**INFORMATION PROVIDED:**
◇ ◇ ◇ ◇ ◇

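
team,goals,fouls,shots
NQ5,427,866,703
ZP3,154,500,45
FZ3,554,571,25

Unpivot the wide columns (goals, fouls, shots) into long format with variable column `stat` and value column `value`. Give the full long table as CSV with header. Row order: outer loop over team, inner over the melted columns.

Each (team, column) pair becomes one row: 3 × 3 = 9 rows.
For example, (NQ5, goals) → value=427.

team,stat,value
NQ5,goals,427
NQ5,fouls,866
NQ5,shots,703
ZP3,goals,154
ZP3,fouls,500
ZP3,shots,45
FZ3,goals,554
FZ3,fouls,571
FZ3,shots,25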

◇ ◇ ◇ ◇ ◇

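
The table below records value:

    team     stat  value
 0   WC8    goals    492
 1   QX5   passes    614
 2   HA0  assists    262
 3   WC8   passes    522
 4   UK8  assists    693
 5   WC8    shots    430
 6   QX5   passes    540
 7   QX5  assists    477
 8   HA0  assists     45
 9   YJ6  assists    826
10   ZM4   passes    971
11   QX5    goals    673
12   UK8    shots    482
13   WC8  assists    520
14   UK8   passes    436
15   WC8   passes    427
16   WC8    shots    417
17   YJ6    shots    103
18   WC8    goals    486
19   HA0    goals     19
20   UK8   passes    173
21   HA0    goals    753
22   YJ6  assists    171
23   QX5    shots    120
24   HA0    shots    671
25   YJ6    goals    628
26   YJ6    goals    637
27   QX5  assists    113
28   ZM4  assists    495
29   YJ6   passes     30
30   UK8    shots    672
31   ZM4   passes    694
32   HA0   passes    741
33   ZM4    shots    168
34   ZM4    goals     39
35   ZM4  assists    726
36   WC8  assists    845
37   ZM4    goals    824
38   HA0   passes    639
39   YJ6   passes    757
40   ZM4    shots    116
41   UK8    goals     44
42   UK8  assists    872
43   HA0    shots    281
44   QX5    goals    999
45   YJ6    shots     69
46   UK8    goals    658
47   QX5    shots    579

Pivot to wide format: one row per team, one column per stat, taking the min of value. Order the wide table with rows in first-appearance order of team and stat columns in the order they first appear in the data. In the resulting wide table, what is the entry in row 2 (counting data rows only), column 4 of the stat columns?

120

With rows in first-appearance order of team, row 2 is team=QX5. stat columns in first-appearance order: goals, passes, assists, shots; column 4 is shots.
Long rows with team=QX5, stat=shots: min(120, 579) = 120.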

◇ ◇ ◇ ◇ ◇

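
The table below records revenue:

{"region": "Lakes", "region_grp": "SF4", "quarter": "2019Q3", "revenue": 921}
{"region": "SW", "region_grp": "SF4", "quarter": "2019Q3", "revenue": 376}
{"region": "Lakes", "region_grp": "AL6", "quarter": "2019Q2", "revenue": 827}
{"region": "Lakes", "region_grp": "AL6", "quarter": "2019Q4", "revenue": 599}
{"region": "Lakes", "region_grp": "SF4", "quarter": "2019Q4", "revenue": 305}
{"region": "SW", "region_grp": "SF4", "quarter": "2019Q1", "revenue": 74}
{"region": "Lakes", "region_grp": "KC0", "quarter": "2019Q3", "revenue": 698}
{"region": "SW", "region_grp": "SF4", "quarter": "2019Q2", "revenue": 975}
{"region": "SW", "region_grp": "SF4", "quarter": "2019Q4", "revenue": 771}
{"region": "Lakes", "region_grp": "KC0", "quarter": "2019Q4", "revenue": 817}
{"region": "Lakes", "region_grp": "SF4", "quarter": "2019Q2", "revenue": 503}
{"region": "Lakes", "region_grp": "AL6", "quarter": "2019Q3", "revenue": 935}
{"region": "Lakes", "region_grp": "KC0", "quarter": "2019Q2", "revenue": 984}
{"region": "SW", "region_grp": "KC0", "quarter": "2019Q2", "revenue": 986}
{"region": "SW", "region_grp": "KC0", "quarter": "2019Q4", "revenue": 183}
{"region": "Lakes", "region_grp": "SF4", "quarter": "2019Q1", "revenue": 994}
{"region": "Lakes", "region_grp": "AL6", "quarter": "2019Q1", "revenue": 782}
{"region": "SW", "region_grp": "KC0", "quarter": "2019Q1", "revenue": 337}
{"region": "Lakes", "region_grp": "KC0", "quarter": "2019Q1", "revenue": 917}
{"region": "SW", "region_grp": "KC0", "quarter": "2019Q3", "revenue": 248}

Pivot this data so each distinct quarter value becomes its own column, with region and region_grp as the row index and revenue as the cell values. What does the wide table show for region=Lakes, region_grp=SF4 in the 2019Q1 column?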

◇ ◇ ◇ ◇ ◇

**EXERCISE DESCRIPTION:**
Copy out every line of the data that includes "below".

**YOUR RESPONSE:**
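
The table below records value:
The table below records revenue: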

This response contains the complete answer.